- REQUIRED ACTION -
Everything in the records below should be set down again, word for word.
-*-*-
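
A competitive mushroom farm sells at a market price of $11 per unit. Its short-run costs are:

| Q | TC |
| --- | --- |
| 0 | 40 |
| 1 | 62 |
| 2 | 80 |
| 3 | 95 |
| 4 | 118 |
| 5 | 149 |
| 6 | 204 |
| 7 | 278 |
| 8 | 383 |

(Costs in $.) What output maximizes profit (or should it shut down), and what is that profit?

Q = 0 (shut down); profit = -$40

Profit at each row (π = 11Q − TC): Q=0: -40; Q=1: -51; Q=2: -58; Q=3: -62; Q=4: -74; Q=5: -94; Q=6: -138; Q=7: -201; Q=8: -295.
Profit is highest at Q = 0. Equivalently, the lowest AVC in the table is 55/3 ≈ $18.33 at Q = 3, and P = $11 falls below it — price never covers variable cost, so the firm shuts down and loses only its fixed cost.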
-*-*-
- EXPECTED OUTPUT -
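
A competitive mushroom farm sells at a market price of $11 per unit. Its short-run costs are:

| Q | TC |
| --- | --- |
| 0 | 40 |
| 1 | 62 |
| 2 | 80 |
| 3 | 95 |
| 4 | 118 |
| 5 | 149 |
| 6 | 204 |
| 7 | 278 |
| 8 | 383 |

(Costs in $.) What output maximizes profit (or should it shut down), and what is that profit?

Q = 0 (shut down); profit = -$40

Profit at each row (π = 11Q − TC): Q=0: -40; Q=1: -51; Q=2: -58; Q=3: -62; Q=4: -74; Q=5: -94; Q=6: -138; Q=7: -201; Q=8: -295.
Profit is highest at Q = 0. Equivalently, the lowest AVC in the table is 55/3 ≈ $18.33 at Q = 3, and P = $11 falls below it — price never covers variable cost, so the firm shuts down and loses only its fixed cost.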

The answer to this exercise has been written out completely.